Pick up at the line with "Express the Gregorian". Write it out exactly, along with each later line through the end of the data, and nothing more.
::::
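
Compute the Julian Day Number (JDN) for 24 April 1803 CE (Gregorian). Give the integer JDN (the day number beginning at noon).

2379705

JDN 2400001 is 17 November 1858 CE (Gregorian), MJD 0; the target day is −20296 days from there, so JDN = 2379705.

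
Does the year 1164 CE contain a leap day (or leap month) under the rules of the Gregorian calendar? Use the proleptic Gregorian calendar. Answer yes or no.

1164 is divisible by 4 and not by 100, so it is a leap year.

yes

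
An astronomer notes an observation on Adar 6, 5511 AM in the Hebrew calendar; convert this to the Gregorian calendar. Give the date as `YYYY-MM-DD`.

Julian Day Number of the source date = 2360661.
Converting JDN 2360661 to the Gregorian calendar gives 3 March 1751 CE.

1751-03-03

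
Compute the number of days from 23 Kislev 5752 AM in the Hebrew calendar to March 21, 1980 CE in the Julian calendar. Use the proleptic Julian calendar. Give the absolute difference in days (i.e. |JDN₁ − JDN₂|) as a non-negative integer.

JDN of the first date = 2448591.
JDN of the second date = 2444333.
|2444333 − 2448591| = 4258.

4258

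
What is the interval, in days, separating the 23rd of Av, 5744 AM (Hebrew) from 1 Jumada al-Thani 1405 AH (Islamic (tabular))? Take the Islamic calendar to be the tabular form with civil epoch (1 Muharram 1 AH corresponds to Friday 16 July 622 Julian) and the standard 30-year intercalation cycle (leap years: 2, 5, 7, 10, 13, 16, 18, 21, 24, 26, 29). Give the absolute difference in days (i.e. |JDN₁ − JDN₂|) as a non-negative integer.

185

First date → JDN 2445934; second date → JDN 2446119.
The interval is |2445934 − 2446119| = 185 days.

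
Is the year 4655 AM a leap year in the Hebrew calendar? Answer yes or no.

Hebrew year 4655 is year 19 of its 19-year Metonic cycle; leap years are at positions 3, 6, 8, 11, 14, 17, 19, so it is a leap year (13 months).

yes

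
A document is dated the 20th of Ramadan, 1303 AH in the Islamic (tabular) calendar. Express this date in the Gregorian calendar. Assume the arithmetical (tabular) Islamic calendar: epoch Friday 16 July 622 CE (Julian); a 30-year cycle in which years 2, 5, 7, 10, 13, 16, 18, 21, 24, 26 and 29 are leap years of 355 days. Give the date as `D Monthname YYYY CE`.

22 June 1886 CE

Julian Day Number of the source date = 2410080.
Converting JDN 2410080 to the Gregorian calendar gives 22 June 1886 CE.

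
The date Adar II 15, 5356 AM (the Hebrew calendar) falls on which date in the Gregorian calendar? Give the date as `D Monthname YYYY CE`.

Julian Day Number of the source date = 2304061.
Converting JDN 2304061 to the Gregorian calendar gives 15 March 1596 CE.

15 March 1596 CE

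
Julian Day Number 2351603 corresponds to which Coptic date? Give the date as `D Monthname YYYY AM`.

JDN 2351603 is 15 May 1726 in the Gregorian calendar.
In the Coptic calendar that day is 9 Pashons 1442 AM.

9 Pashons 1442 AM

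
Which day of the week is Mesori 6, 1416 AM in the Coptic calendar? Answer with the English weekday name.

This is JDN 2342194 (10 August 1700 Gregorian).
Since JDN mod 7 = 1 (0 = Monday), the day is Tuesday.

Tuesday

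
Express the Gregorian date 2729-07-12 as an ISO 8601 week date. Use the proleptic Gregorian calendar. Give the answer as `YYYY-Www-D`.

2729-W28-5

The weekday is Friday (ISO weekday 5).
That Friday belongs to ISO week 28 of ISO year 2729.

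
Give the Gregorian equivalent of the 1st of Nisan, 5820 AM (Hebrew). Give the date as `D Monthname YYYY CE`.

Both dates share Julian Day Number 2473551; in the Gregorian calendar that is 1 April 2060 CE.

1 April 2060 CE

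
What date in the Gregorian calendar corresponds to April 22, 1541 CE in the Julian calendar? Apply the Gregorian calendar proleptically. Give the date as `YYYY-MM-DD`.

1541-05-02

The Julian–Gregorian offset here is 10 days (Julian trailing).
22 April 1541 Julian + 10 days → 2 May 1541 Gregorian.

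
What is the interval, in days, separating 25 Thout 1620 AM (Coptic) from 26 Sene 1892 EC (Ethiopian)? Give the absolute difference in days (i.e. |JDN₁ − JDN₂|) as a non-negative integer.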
::::
- **Answer section**:
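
Express the Gregorian date 2729-07-12 as an ISO 8601 week date. Use the proleptic Gregorian calendar. Give the answer as `YYYY-Www-D`.

2729-W28-5

The weekday is Friday (ISO weekday 5).
That Friday belongs to ISO week 28 of ISO year 2729.

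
Give the Gregorian equivalent of the 1st of Nisan, 5820 AM (Hebrew). Give the date as `D Monthname YYYY CE`.

Both dates share Julian Day Number 2473551; in the Gregorian calendar that is 1 April 2060 CE.

1 April 2060 CE

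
What date in the Gregorian calendar corresponds to April 22, 1541 CE in the Julian calendar? Apply the Gregorian calendar proleptically. Give the date as `YYYY-MM-DD`.

1541-05-02

The Julian–Gregorian offset here is 10 days (Julian trailing).
22 April 1541 Julian + 10 days → 2 May 1541 Gregorian.

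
What is the interval, in days, separating 25 Thout 1620 AM (Coptic) from 26 Sene 1892 EC (Ethiopian)? Give the absolute difference in days (i.e. |JDN₁ − JDN₂|) as a non-negative integer.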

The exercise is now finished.